| Requirement |
From the entries below, retype only the lines from the one with "For a star with T_eff = 27700" through the one with "For a star with T_eff = 24600", exactly as written.

•••••

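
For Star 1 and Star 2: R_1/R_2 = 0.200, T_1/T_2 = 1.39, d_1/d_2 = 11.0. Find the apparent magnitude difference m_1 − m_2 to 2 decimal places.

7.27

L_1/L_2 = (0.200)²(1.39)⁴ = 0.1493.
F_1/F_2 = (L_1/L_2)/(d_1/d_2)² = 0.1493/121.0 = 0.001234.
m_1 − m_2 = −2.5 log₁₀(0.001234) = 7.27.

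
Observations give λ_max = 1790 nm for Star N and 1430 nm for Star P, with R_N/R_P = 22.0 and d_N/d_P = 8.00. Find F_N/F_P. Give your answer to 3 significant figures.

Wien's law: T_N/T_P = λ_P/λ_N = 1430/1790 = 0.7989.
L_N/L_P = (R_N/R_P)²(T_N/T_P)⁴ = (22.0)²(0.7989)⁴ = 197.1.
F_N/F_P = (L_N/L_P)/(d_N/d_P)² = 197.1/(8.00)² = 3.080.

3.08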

•••••

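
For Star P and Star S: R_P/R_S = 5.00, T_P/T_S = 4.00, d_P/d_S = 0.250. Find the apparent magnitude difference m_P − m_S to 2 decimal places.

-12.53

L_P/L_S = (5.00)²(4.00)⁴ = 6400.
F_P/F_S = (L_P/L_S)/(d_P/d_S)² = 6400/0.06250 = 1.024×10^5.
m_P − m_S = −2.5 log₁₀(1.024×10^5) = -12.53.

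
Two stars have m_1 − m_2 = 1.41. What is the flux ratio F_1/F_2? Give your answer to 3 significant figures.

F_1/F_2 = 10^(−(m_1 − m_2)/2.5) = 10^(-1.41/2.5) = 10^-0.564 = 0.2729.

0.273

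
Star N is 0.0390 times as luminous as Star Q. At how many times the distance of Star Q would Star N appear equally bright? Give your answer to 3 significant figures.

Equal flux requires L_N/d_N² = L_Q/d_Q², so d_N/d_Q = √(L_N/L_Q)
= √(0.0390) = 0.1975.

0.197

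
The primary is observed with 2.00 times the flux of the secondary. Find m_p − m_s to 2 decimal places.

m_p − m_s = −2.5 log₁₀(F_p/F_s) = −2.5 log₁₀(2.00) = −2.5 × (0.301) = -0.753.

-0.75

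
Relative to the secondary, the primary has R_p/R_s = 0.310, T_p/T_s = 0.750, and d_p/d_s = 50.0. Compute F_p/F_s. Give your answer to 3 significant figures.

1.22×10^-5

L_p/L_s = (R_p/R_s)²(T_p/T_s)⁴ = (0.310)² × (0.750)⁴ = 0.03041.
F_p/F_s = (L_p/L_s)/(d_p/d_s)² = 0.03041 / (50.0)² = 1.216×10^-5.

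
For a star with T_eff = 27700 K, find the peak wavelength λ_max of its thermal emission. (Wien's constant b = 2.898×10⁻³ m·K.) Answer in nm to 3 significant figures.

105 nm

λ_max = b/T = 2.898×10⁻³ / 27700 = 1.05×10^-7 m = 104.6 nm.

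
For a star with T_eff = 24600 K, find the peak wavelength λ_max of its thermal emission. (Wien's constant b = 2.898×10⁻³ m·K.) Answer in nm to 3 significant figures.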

•••••

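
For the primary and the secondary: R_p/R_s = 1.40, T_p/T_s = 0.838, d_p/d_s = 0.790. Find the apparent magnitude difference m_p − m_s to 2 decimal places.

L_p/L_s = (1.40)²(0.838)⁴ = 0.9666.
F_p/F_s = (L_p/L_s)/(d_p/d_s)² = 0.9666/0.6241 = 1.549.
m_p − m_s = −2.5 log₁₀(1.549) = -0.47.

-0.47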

•••••

| Output for this exercise |
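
For a star with T_eff = 27700 K, find the peak wavelength λ_max of its thermal emission. (Wien's constant b = 2.898×10⁻³ m·K.) Answer in nm to 3 significant figures.

105 nm

λ_max = b/T = 2.898×10⁻³ / 27700 = 1.05×10^-7 m = 104.6 nm.

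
For a star with T_eff = 24600 K, find the peak wavelength λ_max of its thermal emission. (Wien's constant b = 2.898×10⁻³ m·K.) Answer in nm to 3 significant figures.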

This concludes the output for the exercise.